▼

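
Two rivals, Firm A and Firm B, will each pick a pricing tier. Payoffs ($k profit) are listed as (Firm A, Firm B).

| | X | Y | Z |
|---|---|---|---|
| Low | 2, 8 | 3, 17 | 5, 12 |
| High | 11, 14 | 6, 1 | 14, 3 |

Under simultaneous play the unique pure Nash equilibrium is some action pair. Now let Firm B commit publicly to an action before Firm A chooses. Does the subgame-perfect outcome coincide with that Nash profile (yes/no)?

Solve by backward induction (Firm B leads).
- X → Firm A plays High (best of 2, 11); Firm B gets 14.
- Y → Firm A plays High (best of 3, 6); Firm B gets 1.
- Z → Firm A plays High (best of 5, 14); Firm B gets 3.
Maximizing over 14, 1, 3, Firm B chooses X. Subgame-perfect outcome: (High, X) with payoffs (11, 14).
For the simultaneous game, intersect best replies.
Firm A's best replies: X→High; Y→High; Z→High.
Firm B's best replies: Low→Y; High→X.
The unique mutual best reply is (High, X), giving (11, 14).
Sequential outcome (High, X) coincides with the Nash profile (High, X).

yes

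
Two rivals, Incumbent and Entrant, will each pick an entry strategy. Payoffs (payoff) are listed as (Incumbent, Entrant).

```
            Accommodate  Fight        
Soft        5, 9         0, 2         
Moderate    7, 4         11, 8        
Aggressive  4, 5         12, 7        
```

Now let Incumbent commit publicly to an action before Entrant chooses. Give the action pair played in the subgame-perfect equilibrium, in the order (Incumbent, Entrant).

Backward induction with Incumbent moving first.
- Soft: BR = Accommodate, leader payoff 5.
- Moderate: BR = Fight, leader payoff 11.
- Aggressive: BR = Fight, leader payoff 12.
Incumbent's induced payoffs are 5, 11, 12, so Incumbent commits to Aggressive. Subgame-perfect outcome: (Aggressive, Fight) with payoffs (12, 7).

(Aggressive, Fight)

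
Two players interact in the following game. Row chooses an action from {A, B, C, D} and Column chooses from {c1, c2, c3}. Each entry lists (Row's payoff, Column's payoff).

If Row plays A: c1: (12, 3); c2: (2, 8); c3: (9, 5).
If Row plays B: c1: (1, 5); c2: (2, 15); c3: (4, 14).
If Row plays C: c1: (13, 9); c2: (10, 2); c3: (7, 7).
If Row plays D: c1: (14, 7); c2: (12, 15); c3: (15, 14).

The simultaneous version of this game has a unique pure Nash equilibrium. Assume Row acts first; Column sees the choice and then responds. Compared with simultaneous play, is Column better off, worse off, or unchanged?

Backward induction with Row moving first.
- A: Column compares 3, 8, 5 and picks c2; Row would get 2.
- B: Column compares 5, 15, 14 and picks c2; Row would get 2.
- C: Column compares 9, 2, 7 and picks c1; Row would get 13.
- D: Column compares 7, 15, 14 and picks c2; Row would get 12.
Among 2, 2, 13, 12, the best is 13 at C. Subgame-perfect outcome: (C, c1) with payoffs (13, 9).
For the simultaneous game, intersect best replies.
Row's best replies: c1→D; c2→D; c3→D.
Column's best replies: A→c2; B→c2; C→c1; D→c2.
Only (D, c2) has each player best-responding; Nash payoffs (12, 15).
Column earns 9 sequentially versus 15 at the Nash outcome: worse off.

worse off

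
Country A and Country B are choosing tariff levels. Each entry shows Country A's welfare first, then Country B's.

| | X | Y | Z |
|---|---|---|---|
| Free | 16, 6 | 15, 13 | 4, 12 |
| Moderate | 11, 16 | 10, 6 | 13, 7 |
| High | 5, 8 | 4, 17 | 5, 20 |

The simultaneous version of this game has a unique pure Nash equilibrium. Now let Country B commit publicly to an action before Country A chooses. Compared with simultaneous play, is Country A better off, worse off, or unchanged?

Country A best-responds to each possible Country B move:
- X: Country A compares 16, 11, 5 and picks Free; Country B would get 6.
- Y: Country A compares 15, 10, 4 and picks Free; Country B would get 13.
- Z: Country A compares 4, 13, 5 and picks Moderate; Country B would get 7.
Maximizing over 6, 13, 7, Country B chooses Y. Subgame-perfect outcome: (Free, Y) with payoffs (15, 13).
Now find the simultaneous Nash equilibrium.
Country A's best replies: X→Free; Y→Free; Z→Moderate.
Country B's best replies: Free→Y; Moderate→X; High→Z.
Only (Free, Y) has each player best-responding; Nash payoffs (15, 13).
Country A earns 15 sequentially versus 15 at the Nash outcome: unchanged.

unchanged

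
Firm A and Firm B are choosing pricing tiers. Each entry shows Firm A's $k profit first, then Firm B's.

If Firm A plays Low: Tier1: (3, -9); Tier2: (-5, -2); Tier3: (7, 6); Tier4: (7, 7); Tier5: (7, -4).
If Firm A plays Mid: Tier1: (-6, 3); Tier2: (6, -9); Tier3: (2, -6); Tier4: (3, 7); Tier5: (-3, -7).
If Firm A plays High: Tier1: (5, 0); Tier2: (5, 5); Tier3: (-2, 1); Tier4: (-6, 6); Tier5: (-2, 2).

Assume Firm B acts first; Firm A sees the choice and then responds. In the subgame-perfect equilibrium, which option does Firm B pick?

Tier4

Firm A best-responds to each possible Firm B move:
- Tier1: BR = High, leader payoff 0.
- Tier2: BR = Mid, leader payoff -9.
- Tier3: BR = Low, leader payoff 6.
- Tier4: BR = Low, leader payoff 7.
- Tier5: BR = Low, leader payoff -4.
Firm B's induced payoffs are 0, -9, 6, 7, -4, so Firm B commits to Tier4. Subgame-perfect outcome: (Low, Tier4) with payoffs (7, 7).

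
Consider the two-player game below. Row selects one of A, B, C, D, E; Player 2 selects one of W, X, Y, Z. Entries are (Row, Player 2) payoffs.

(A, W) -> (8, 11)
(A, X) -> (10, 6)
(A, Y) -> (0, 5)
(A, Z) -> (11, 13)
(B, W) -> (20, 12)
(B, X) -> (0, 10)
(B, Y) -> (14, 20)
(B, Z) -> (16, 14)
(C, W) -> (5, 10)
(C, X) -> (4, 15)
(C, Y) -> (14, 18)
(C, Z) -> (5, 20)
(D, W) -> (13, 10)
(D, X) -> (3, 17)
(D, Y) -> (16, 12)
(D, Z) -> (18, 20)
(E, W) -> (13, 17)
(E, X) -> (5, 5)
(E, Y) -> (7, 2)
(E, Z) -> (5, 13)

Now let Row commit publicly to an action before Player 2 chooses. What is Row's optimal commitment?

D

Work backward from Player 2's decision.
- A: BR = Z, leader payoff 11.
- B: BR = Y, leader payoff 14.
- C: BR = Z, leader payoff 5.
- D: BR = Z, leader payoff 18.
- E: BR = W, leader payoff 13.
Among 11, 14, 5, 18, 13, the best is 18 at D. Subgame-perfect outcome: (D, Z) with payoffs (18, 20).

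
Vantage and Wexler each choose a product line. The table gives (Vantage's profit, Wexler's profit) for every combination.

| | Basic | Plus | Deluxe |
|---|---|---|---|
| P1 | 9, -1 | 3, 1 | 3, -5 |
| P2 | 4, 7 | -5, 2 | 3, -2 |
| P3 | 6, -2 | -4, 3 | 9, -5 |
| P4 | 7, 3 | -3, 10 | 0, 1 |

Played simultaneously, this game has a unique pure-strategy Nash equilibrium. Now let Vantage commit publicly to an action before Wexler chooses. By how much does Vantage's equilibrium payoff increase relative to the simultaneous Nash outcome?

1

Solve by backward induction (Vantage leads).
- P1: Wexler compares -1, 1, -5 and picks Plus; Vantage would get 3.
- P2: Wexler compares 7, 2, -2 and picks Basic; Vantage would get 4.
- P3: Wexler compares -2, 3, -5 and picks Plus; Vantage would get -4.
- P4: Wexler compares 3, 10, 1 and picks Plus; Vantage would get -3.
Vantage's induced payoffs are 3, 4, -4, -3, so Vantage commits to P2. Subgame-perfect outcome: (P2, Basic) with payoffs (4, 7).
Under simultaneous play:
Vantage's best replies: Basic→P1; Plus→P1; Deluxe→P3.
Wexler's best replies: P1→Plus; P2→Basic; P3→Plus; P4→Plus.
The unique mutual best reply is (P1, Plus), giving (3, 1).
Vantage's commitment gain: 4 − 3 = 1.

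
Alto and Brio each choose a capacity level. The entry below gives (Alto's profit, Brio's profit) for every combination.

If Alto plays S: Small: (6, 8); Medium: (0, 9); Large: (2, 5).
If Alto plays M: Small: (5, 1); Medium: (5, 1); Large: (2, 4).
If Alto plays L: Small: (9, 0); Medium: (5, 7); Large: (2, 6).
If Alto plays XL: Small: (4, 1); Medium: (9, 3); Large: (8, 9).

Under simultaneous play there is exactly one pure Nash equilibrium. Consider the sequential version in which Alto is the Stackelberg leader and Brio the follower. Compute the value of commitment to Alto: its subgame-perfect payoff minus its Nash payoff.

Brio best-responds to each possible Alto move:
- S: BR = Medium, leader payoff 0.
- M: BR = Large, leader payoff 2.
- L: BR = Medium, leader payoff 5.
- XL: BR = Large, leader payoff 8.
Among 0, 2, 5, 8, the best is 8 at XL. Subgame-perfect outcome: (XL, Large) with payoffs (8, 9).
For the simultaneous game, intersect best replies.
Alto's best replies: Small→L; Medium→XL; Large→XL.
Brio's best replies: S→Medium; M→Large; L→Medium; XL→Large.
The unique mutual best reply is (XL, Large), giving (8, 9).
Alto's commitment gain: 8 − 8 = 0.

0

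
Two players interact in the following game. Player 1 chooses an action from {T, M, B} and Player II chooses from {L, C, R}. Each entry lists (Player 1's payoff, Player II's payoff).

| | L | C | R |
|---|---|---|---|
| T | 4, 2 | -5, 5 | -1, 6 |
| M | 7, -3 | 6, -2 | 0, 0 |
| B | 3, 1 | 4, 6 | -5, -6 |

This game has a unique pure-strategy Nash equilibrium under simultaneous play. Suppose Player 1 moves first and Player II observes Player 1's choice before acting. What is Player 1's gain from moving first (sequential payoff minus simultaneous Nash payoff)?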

▲

#### [WORK TASK]
Your task is to set down again, exactly, every line from the beginning of the listing through the line with "6, 1 | 14, 3 |".

#### [OUTPUT OF THE TASK]
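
Two rivals, Firm A and Firm B, will each pick a pricing tier. Payoffs ($k profit) are listed as (Firm A, Firm B).

| | X | Y | Z |
|---|---|---|---|
| Low | 2, 8 | 3, 17 | 5, 12 |
| High | 11, 14 | 6, 1 | 14, 3 |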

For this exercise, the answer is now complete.